TASK STATEMENT:
Give the count of lines in the data that include the string "stiffness", with no added remarks.

(Collected data entries)
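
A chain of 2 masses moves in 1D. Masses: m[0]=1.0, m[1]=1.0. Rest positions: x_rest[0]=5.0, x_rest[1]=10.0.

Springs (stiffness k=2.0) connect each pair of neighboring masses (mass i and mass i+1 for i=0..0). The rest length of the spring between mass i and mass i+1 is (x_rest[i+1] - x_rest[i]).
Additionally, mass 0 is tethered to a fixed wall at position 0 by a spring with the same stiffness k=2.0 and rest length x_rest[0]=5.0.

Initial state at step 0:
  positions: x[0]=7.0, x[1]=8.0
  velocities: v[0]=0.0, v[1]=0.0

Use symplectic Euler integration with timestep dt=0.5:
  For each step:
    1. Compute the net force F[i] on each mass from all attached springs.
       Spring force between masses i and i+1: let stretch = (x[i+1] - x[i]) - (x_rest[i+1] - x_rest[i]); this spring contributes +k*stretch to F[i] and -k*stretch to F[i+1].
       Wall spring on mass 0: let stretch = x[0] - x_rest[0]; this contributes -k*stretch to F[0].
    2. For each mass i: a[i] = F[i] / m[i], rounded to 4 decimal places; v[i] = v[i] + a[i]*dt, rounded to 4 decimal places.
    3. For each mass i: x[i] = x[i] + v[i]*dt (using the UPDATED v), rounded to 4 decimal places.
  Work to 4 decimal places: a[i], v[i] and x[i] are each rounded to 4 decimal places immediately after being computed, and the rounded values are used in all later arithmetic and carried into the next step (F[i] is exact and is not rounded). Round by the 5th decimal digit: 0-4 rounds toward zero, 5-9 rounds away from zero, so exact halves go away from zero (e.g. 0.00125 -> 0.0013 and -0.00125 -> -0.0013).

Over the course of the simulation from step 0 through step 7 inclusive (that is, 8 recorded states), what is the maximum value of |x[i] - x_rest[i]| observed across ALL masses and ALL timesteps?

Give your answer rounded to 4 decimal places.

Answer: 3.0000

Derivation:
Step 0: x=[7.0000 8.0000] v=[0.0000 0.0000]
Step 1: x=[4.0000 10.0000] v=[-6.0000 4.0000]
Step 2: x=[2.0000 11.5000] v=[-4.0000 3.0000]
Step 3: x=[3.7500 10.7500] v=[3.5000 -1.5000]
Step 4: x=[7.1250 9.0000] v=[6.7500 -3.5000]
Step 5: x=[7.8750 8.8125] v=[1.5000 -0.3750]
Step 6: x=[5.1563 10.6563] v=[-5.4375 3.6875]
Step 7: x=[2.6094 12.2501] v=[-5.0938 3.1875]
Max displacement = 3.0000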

* * *

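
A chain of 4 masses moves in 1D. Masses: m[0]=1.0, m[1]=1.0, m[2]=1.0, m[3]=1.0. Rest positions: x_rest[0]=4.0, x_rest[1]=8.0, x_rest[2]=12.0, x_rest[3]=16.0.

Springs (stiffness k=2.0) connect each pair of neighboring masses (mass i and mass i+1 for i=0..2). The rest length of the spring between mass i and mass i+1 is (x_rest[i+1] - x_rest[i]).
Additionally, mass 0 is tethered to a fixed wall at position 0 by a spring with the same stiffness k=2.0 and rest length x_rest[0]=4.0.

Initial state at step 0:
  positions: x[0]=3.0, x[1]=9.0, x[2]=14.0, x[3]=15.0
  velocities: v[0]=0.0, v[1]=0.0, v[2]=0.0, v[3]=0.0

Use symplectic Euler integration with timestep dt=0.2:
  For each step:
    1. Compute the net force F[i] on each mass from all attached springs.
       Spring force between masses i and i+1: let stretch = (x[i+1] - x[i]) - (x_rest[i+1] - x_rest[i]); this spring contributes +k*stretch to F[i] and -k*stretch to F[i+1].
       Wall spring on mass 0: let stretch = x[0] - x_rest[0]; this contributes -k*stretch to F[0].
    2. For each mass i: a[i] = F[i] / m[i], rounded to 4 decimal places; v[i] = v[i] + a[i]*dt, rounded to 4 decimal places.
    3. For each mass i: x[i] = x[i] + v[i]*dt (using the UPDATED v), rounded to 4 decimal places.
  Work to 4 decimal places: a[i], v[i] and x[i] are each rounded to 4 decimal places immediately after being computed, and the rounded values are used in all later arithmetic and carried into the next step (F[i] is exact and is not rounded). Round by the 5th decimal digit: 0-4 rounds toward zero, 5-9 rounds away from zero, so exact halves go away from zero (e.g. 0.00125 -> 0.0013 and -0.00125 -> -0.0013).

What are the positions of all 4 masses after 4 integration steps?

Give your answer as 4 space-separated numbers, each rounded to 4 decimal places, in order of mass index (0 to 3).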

SOLUTION TO THIS PROBLEM:
4